Exercise prompt:
The entries below must be copied exactly as they are.

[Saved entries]
⟨
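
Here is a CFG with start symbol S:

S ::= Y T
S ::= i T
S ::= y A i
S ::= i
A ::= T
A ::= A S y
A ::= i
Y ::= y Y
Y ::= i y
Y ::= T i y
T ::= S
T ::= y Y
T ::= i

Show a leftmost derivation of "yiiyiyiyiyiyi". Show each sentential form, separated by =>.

S => yAi => yASyi => yASySyi => yASySySyi => yASySySySyi => yASySySySySyi => yTSySySySySyi => ySSySySySySyi => yiSySySySySyi => yiiySySySySyi => yiiyiySySySyi => yiiyiyiySySyi => yiiyiyiyiySyi => yiiyiyiyiyiyi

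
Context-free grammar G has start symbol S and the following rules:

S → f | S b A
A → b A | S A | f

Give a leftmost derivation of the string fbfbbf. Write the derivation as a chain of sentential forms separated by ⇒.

S ⇒ SbA ⇒ SbAbA ⇒ fbAbA ⇒ fbfbA ⇒ fbfbbA ⇒ fbfbbf

S ⇒ SbA   [S → S b A]
SbA ⇒ SbAbA   [S → S b A]
SbAbA ⇒ fbAbA   [S → f]
fbAbA ⇒ fbfbA   [A → f]
fbfbA ⇒ fbfbbA   [A → b A]
fbfbbA ⇒ fbfbbf   [A → f]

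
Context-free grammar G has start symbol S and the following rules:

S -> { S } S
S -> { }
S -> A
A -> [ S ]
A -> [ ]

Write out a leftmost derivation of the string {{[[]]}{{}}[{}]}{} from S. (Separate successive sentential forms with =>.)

S => {S}S   [S -> { S } S]
{S}S => {{S}S}S   [S -> { S } S]
{{S}S}S => {{A}S}S   [S -> A]
{{A}S}S => {{[S]}S}S   [A -> [ S ]]
{{[S]}S}S => {{[A]}S}S   [S -> A]
{{[A]}S}S => {{[[]]}S}S   [A -> [ ]]
{{[[]]}S}S => {{[[]]}{S}S}S   [S -> { S } S]
{{[[]]}{S}S}S => {{[[]]}{{}}S}S   [S -> { }]
{{[[]]}{{}}S}S => {{[[]]}{{}}A}S   [S -> A]
{{[[]]}{{}}A}S => {{[[]]}{{}}[S]}S   [A -> [ S ]]
{{[[]]}{{}}[S]}S => {{[[]]}{{}}[{}]}S   [S -> { }]
{{[[]]}{{}}[{}]}S => {{[[]]}{{}}[{}]}{}   [S -> { }]

S => {S}S => {{S}S}S => {{A}S}S => {{[S]}S}S => {{[A]}S}S => {{[[]]}S}S => {{[[]]}{S}S}S => {{[[]]}{{}}S}S => {{[[]]}{{}}A}S => {{[[]]}{{}}[S]}S => {{[[]]}{{}}[{}]}S => {{[[]]}{{}}[{}]}{}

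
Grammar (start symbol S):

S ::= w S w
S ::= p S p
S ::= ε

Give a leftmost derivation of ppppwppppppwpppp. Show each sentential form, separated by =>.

S=>pSp=>ppSpp=>pppSppp=>ppppSpppp=>ppppwSwpppp=>ppppwpSpwpppp=>ppppwppSppwpppp=>ppppwpppSpppwpppp=>ppppwppppppwpppp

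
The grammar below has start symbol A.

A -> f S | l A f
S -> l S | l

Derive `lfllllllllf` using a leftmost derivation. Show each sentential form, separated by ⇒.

A ⇒ lAf ⇒ lfSf ⇒ lflSf ⇒ lfllSf ⇒ lflllSf ⇒ lfllllSf ⇒ lflllllSf ⇒ lfllllllSf ⇒ lflllllllSf ⇒ lfllllllllf

A ⇒ lAf   [A -> l A f]
lAf ⇒ lfSf   [A -> f S]
lfSf ⇒ lflSf   [S -> l S]
lflSf ⇒ lfllSf   [S -> l S]
lfllSf ⇒ lflllSf   [S -> l S]
lflllSf ⇒ lfllllSf   [S -> l S]
lfllllSf ⇒ lflllllSf   [S -> l S]
lflllllSf ⇒ lfllllllSf   [S -> l S]
lfllllllSf ⇒ lflllllllSf   [S -> l S]
lflllllllSf ⇒ lfllllllllf   [S -> l]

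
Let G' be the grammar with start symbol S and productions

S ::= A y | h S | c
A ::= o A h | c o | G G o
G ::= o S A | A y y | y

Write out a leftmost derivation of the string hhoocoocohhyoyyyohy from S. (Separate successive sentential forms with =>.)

S => hS => hhS => hhAy => hhoAhy => hhoGGohy => hhoAyyGohy => hhoGGoyyGohy => hhooSAGoyyGohy => hhoocAGoyyGohy => hhoocoAhGoyyGohy => hhoocooAhhGoyyGohy => hhoocoocohhGoyyGohy => hhoocoocohhyoyyGohy => hhoocoocohhyoyyyohy

S => hS   [S ::= h S]
hS => hhS   [S ::= h S]
hhS => hhAy   [S ::= A y]
hhAy => hhoAhy   [A ::= o A h]
hhoAhy => hhoGGohy   [A ::= G G o]
hhoGGohy => hhoAyyGohy   [G ::= A y y]
hhoAyyGohy => hhoGGoyyGohy   [A ::= G G o]
hhoGGoyyGohy => hhooSAGoyyGohy   [G ::= o S A]
hhooSAGoyyGohy => hhoocAGoyyGohy   [S ::= c]
hhoocAGoyyGohy => hhoocoAhGoyyGohy   [A ::= o A h]
hhoocoAhGoyyGohy => hhoocooAhhGoyyGohy   [A ::= o A h]
hhoocooAhhGoyyGohy => hhoocoocohhGoyyGohy   [A ::= c o]
hhoocoocohhGoyyGohy => hhoocoocohhyoyyGohy   [G ::= y]
hhoocoocohhyoyyGohy => hhoocoocohhyoyyyohy   [G ::= y]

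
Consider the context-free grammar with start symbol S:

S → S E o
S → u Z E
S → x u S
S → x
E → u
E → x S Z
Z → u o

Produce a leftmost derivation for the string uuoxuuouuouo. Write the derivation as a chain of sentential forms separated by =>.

S=>uZE=>uuoE=>uuoxSZ=>uuoxSEoZ=>uuoxuZEEoZ=>uuoxuuoEEoZ=>uuoxuuouEoZ=>uuoxuuouuoZ=>uuoxuuouuouo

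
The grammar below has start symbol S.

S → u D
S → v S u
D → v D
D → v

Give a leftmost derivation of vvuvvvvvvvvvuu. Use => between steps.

S=>vSu=>vvSuu=>vvuDuu=>vvuvDuu=>vvuvvDuu=>vvuvvvDuu=>vvuvvvvDuu=>vvuvvvvvDuu=>vvuvvvvvvDuu=>vvuvvvvvvvDuu=>vvuvvvvvvvvDuu=>vvuvvvvvvvvvuu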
⟩
Exercise response:
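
Here is a CFG with start symbol S:

S ::= Y T
S ::= i T
S ::= y A i
S ::= i
A ::= T
A ::= A S y
A ::= i
Y ::= y Y
Y ::= i y
Y ::= T i y
T ::= S
T ::= y Y
T ::= i

Show a leftmost derivation of "yiiyiyiyiyiyi". Show each sentential form, separated by =>.

S => yAi => yASyi => yASySyi => yASySySyi => yASySySySyi => yASySySySySyi => yTSySySySySyi => ySSySySySySyi => yiSySySySySyi => yiiySySySySyi => yiiyiySySySyi => yiiyiyiySySyi => yiiyiyiyiySyi => yiiyiyiyiyiyi

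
Context-free grammar G has start symbol S and the following rules:

S → f | S b A
A → b A | S A | f

Give a leftmost derivation of the string fbfbbf. Write the derivation as a chain of sentential forms separated by ⇒.

S ⇒ SbA ⇒ SbAbA ⇒ fbAbA ⇒ fbfbA ⇒ fbfbbA ⇒ fbfbbf

S ⇒ SbA   [S → S b A]
SbA ⇒ SbAbA   [S → S b A]
SbAbA ⇒ fbAbA   [S → f]
fbAbA ⇒ fbfbA   [A → f]
fbfbA ⇒ fbfbbA   [A → b A]
fbfbbA ⇒ fbfbbf   [A → f]

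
Context-free grammar G has start symbol S and the following rules:

S -> { S } S
S -> { }
S -> A
A -> [ S ]
A -> [ ]

Write out a leftmost derivation of the string {{[[]]}{{}}[{}]}{} from S. (Separate successive sentential forms with =>.)

S => {S}S   [S -> { S } S]
{S}S => {{S}S}S   [S -> { S } S]
{{S}S}S => {{A}S}S   [S -> A]
{{A}S}S => {{[S]}S}S   [A -> [ S ]]
{{[S]}S}S => {{[A]}S}S   [S -> A]
{{[A]}S}S => {{[[]]}S}S   [A -> [ ]]
{{[[]]}S}S => {{[[]]}{S}S}S   [S -> { S } S]
{{[[]]}{S}S}S => {{[[]]}{{}}S}S   [S -> { }]
{{[[]]}{{}}S}S => {{[[]]}{{}}A}S   [S -> A]
{{[[]]}{{}}A}S => {{[[]]}{{}}[S]}S   [A -> [ S ]]
{{[[]]}{{}}[S]}S => {{[[]]}{{}}[{}]}S   [S -> { }]
{{[[]]}{{}}[{}]}S => {{[[]]}{{}}[{}]}{}   [S -> { }]

S => {S}S => {{S}S}S => {{A}S}S => {{[S]}S}S => {{[A]}S}S => {{[[]]}S}S => {{[[]]}{S}S}S => {{[[]]}{{}}S}S => {{[[]]}{{}}A}S => {{[[]]}{{}}[S]}S => {{[[]]}{{}}[{}]}S => {{[[]]}{{}}[{}]}{}

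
Grammar (start symbol S):

S ::= w S w
S ::= p S p
S ::= ε

Give a leftmost derivation of ppppwppppppwpppp. Show each sentential form, separated by =>.

S=>pSp=>ppSpp=>pppSppp=>ppppSpppp=>ppppwSwpppp=>ppppwpSpwpppp=>ppppwppSppwpppp=>ppppwpppSpppwpppp=>ppppwppppppwpppp

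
The grammar below has start symbol A.

A -> f S | l A f
S -> l S | l

Derive `lfllllllllf` using a leftmost derivation. Show each sentential form, separated by ⇒.

A ⇒ lAf ⇒ lfSf ⇒ lflSf ⇒ lfllSf ⇒ lflllSf ⇒ lfllllSf ⇒ lflllllSf ⇒ lfllllllSf ⇒ lflllllllSf ⇒ lfllllllllf

A ⇒ lAf   [A -> l A f]
lAf ⇒ lfSf   [A -> f S]
lfSf ⇒ lflSf   [S -> l S]
lflSf ⇒ lfllSf   [S -> l S]
lfllSf ⇒ lflllSf   [S -> l S]
lflllSf ⇒ lfllllSf   [S -> l S]
lfllllSf ⇒ lflllllSf   [S -> l S]
lflllllSf ⇒ lfllllllSf   [S -> l S]
lfllllllSf ⇒ lflllllllSf   [S -> l S]
lflllllllSf ⇒ lfllllllllf   [S -> l]

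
Let G' be the grammar with start symbol S and productions

S ::= A y | h S | c
A ::= o A h | c o | G G o
G ::= o S A | A y y | y

Write out a leftmost derivation of the string hhoocoocohhyoyyyohy from S. (Separate successive sentential forms with =>.)

S => hS => hhS => hhAy => hhoAhy => hhoGGohy => hhoAyyGohy => hhoGGoyyGohy => hhooSAGoyyGohy => hhoocAGoyyGohy => hhoocoAhGoyyGohy => hhoocooAhhGoyyGohy => hhoocoocohhGoyyGohy => hhoocoocohhyoyyGohy => hhoocoocohhyoyyyohy

S => hS   [S ::= h S]
hS => hhS   [S ::= h S]
hhS => hhAy   [S ::= A y]
hhAy => hhoAhy   [A ::= o A h]
hhoAhy => hhoGGohy   [A ::= G G o]
hhoGGohy => hhoAyyGohy   [G ::= A y y]
hhoAyyGohy => hhoGGoyyGohy   [A ::= G G o]
hhoGGoyyGohy => hhooSAGoyyGohy   [G ::= o S A]
hhooSAGoyyGohy => hhoocAGoyyGohy   [S ::= c]
hhoocAGoyyGohy => hhoocoAhGoyyGohy   [A ::= o A h]
hhoocoAhGoyyGohy => hhoocooAhhGoyyGohy   [A ::= o A h]
hhoocooAhhGoyyGohy => hhoocoocohhGoyyGohy   [A ::= c o]
hhoocoocohhGoyyGohy => hhoocoocohhyoyyGohy   [G ::= y]
hhoocoocohhyoyyGohy => hhoocoocohhyoyyyohy   [G ::= y]

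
Consider the context-free grammar with start symbol S:

S → S E o
S → u Z E
S → x u S
S → x
E → u
E → x S Z
Z → u o

Produce a leftmost derivation for the string uuoxuuouuouo. Write the derivation as a chain of sentential forms separated by =>.

S=>uZE=>uuoE=>uuoxSZ=>uuoxSEoZ=>uuoxuZEEoZ=>uuoxuuoEEoZ=>uuoxuuouEoZ=>uuoxuuouuoZ=>uuoxuuouuouo

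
The grammar below has start symbol S.

S → u D
S → v S u
D → v D
D → v

Give a leftmost derivation of vvuvvvvvvvvvuu. Use => between steps.

S=>vSu=>vvSuu=>vvuDuu=>vvuvDuu=>vvuvvDuu=>vvuvvvDuu=>vvuvvvvDuu=>vvuvvvvvDuu=>vvuvvvvvvDuu=>vvuvvvvvvvDuu=>vvuvvvvvvvvDuu=>vvuvvvvvvvvvuu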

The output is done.